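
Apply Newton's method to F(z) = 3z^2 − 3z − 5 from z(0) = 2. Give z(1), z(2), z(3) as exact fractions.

z(1) = 17/9, z(2) = 424/225, z(3) = 264151/140175

F'(z) = 6z − 3.
F(2) = 1, F'(2) = 9, so z(1) = 2 − 1/9 = 17/9.
F(17/9) = 1/27, F'(17/9) = 25/3, so z(2) = (17/9) − (1/27)/(25/3) = 424/225.
F(424/225) = 1/16875, F'(424/225) = 623/75, so z(3) = (424/225) − (1/16875)/(623/75) = 264151/140175.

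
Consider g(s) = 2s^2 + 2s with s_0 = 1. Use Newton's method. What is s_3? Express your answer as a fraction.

1/255

g'(s) = 4s + 2.
g(1) = 4, g'(1) = 6, so s_1 = 1 − 4/6 = 1/3.
g(1/3) = 8/9, g'(1/3) = 10/3, so s_2 = (1/3) − (8/9)/(10/3) = 1/15.
g(1/15) = 32/225, g'(1/15) = 34/15, so s_3 = (1/15) − (32/225)/(34/15) = 1/255.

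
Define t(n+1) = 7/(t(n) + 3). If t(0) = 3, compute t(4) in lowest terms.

819/526

t(1) = 7/(3 + 3) = 7/6.
t(2) = 7/(7/6 + 3) = 42/25.
t(3) = 7/(42/25 + 3) = 175/117.
t(4) = 7/(175/117 + 3) = 819/526.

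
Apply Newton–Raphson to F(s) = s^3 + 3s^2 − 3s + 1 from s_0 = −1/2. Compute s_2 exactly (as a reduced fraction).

8993/22239

F'(s) = 3s^2 + 6s − 3.
F(−1/2) = 25/8, F'(−1/2) = −21/4, so s_1 = (−1/2) − (25/8)/(−21/4) = 2/21.
F(2/21) = 6875/9261, F'(2/21) = −353/147, so s_2 = (2/21) − (6875/9261)/(−353/147) = 8993/22239.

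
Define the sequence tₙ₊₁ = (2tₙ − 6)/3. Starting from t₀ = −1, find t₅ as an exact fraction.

−1298/243

t₁ = (2·(−1) − 6)/3 = −8/3.
t₂ = (2·(−8/3) − 6)/3 = −34/9.
t₃ = (2·(−34/9) − 6)/3 = −122/27.
t₄ = (2·(−122/27) − 6)/3 = −406/81.
t₅ = (2·(−406/81) − 6)/3 = −1298/243.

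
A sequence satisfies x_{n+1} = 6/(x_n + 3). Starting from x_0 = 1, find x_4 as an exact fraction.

26/19

x_1 = 6/(1 + 3) = 3/2.
x_2 = 6/(3/2 + 3) = 4/3.
x_3 = 6/(4/3 + 3) = 18/13.
x_4 = 6/(18/13 + 3) = 26/19.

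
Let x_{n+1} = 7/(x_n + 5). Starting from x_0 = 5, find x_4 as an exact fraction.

2485/2174

x_1 = 7/(5 + 5) = 7/10.
x_2 = 7/(7/10 + 5) = 70/57.
x_3 = 7/(70/57 + 5) = 399/355.
x_4 = 7/(399/355 + 5) = 2485/2174.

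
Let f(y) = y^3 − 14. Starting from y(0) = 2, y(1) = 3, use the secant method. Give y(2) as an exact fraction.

f(2) = −6, f(3) = 13. y(2) = 3 − 13·(3 − 2)/(13 − (−6)) = 44/19.

44/19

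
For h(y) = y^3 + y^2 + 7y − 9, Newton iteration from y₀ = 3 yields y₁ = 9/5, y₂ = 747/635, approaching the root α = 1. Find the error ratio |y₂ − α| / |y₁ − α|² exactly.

y₁ − α = 9/5 − 1 = 4/5, so |y₁ − α| = 4/5.
y₂ − α = 747/635 − 1 = 112/635, so |y₂ − α| = 112/635.
|y₁ − α|² = 16/25.
Ratio = (112/635) / (16/25) = 35/127.

35/127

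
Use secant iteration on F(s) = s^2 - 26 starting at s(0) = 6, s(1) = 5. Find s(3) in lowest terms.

566/111

F(6) = 10, F(5) = -1. s(2) = 5 - (-1)·(5 - 6)/((-1) - 10) = 56/11.
F(5) = -1, F(56/11) = -10/121. s(3) = (56/11) - (-10/121)·((56/11) - 5)/((-10/121) - (-1)) = 566/111.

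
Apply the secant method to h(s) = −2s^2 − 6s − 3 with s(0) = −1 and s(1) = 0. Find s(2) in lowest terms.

h(−1) = 1, h(0) = −3. s(2) = 0 − (−3)·(0 − (−1))/((−3) − 1) = −3/4.

−3/4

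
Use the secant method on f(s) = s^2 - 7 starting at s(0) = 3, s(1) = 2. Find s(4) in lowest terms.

799/302

f(3) = 2, f(2) = -3. s(2) = 2 - (-3)·(2 - 3)/((-3) - 2) = 13/5.
f(2) = -3, f(13/5) = -6/25. s(3) = (13/5) - (-6/25)·((13/5) - 2)/((-6/25) - (-3)) = 61/23.
f(13/5) = -6/25, f(61/23) = 18/529. s(4) = (61/23) - (18/529)·((61/23) - (13/5))/((18/529) - (-6/25)) = 799/302.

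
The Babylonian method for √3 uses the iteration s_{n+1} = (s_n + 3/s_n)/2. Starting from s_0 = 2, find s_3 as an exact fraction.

18817/10864

s_1 = (2 + 3/2)/2 = 7/4.
s_2 = (7/4 + 3/(7/4))/2 = 97/56.
s_3 = (97/56 + 3/(97/56))/2 = 18817/10864.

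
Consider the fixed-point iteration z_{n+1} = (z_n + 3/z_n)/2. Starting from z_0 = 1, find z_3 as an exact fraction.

97/56

z_1 = (1 + 3/1)/2 = 2.
z_2 = (2 + 3/2)/2 = 7/4.
z_3 = (7/4 + 3/(7/4))/2 = 97/56.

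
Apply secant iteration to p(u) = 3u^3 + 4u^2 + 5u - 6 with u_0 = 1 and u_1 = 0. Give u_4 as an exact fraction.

34704/53071

p(1) = 6, p(0) = -6. u_2 = 0 - (-6)·(0 - 1)/((-6) - 6) = 1/2.
p(0) = -6, p(1/2) = -17/8. u_3 = (1/2) - (-17/8)·((1/2) - 0)/((-17/8) - (-6)) = 24/31.
p(1/2) = -17/8, p(24/31) = 49470/29791. u_4 = (24/31) - (49470/29791)·((24/31) - (1/2))/((49470/29791) - (-17/8)) = 34704/53071.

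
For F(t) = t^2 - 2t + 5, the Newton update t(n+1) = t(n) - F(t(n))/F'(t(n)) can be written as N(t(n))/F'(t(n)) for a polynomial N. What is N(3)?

4

F'(t) = 2t - 2.
N(t) = t·F'(t) - F(t) = t·(2t - 2) - (t^2 - 2t + 5) = t^2 - 5.
N(3) = 4.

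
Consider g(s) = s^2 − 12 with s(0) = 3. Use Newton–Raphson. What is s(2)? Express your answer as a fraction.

g'(s) = 2s.
g(3) = −3, g'(3) = 6, so s(1) = 3 − (−3)/6 = 7/2.
g(7/2) = 1/4, g'(7/2) = 7, so s(2) = (7/2) − (1/4)/7 = 97/28.

97/28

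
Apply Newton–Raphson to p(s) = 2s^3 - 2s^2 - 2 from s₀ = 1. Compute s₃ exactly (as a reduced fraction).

p'(s) = 6s^2 - 4s.
p(1) = -2, p'(1) = 2, so s₁ = 1 - (-2)/2 = 2.
p(2) = 6, p'(2) = 16, so s₂ = 2 - 6/16 = 13/8.
p(13/8) = 333/256, p'(13/8) = 299/32, so s₃ = (13/8) - (333/256)/(299/32) = 1777/1196.

1777/1196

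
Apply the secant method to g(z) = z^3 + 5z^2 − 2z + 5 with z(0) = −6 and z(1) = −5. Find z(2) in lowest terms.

g(−6) = −19, g(−5) = 15. z(2) = (−5) − 15·((−5) − (−6))/(15 − (−19)) = −185/34.

−185/34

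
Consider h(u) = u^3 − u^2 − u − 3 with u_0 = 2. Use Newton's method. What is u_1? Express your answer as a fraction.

h'(u) = 3u^2 − 2u − 1.
h(2) = −1, h'(2) = 7, so u_1 = 2 − (−1)/7 = 15/7.

15/7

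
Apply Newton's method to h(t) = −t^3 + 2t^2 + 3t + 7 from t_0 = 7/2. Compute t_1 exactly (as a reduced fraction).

273/79

h'(t) = −3t^2 + 4t + 3.
h(7/2) = −7/8, h'(7/2) = −79/4, so t_1 = (7/2) − (−7/8)/(−79/4) = 273/79.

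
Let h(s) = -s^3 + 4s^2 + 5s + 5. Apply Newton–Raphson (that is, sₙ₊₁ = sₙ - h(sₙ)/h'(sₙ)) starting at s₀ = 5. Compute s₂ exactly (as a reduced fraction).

18799/3645

h'(s) = -3s^2 + 8s + 5.
h(5) = 5, h'(5) = -30, so s₁ = 5 - 5/(-30) = 31/6.
h(31/6) = -67/216, h'(31/6) = -135/4, so s₂ = (31/6) - (-67/216)/(-135/4) = 18799/3645.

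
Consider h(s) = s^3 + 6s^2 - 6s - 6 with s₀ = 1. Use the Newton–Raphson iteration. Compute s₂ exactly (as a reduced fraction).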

——————————

From the line that holds "Apply the secant method to g(z)" down to the last line of the material, copy every line exactly and add nothing.

Expected answer =>
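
Apply the secant method to g(z) = z^3 + 5z^2 − 2z + 5 with z(0) = −6 and z(1) = −5. Find z(2) in lowest terms.

g(−6) = −19, g(−5) = 15. z(2) = (−5) − 15·((−5) − (−6))/(15 − (−19)) = −185/34.

−185/34

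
Consider h(u) = u^3 − u^2 − u − 3 with u_0 = 2. Use Newton's method. What is u_1? Express your answer as a fraction.

h'(u) = 3u^2 − 2u − 1.
h(2) = −1, h'(2) = 7, so u_1 = 2 − (−1)/7 = 15/7.

15/7

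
Apply Newton's method to h(t) = −t^3 + 2t^2 + 3t + 7 from t_0 = 7/2. Compute t_1 exactly (as a reduced fraction).

273/79

h'(t) = −3t^2 + 4t + 3.
h(7/2) = −7/8, h'(7/2) = −79/4, so t_1 = (7/2) − (−7/8)/(−79/4) = 273/79.

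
Let h(s) = -s^3 + 4s^2 + 5s + 5. Apply Newton–Raphson (that is, sₙ₊₁ = sₙ - h(sₙ)/h'(sₙ)) starting at s₀ = 5. Compute s₂ exactly (as a reduced fraction).

18799/3645

h'(s) = -3s^2 + 8s + 5.
h(5) = 5, h'(5) = -30, so s₁ = 5 - 5/(-30) = 31/6.
h(31/6) = -67/216, h'(31/6) = -135/4, so s₂ = (31/6) - (-67/216)/(-135/4) = 18799/3645.

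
Consider h(s) = s^3 + 6s^2 - 6s - 6 with s₀ = 1. Use the Newton–Raphson iteration. Compute s₂ exactly (as a reduced fraction).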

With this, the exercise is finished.